▶ Work to be completed: Every entry must be output exactly as it was written.

▶ Record set:
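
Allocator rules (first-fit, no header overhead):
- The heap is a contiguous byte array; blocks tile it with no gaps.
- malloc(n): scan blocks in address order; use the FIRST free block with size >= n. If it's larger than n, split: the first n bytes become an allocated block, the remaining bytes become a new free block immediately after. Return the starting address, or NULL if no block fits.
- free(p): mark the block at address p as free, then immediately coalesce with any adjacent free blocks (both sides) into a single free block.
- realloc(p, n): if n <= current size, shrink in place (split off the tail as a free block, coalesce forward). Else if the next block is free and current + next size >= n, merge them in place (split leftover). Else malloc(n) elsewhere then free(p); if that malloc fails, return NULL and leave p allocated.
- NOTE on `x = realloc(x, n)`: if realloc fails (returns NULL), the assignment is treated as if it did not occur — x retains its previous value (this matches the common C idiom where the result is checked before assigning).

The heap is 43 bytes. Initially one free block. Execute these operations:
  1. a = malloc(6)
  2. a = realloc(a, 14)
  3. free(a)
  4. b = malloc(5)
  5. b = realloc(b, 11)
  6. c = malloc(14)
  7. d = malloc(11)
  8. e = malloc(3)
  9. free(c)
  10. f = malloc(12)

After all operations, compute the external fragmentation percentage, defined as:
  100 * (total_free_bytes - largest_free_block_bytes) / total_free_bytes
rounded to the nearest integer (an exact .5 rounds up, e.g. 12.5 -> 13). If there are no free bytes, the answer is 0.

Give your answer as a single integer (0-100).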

▶ Finished exercise:
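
Allocator rules (first-fit, no header overhead):
- The heap is a contiguous byte array; blocks tile it with no gaps.
- malloc(n): scan blocks in address order; use the FIRST free block with size >= n. If it's larger than n, split: the first n bytes become an allocated block, the remaining bytes become a new free block immediately after. Return the starting address, or NULL if no block fits.
- free(p): mark the block at address p as free, then immediately coalesce with any adjacent free blocks (both sides) into a single free block.
- realloc(p, n): if n <= current size, shrink in place (split off the tail as a free block, coalesce forward). Else if the next block is free and current + next size >= n, merge them in place (split leftover). Else malloc(n) elsewhere then free(p); if that malloc fails, return NULL and leave p allocated.
- NOTE on `x = realloc(x, n)`: if realloc fails (returns NULL), the assignment is treated as if it did not occur — x retains its previous value (this matches the common C idiom where the result is checked before assigning).

The heap is 43 bytes. Initially one free block. Execute these operations:
  1. a = malloc(6)
  2. a = realloc(a, 14)
  3. free(a)
  4. b = malloc(5)
  5. b = realloc(b, 11)
  6. c = malloc(14)
  7. d = malloc(11)
  8. e = malloc(3)
  9. free(c)
  10. f = malloc(12)

After all operations, compute the external fragmentation percentage, defined as:
  100 * (total_free_bytes - largest_free_block_bytes) / total_free_bytes
rounded to the nearest integer (an exact .5 rounds up, e.g. 12.5 -> 13). If there are no free bytes, the answer is 0.

Give your answer as a single integer (0-100).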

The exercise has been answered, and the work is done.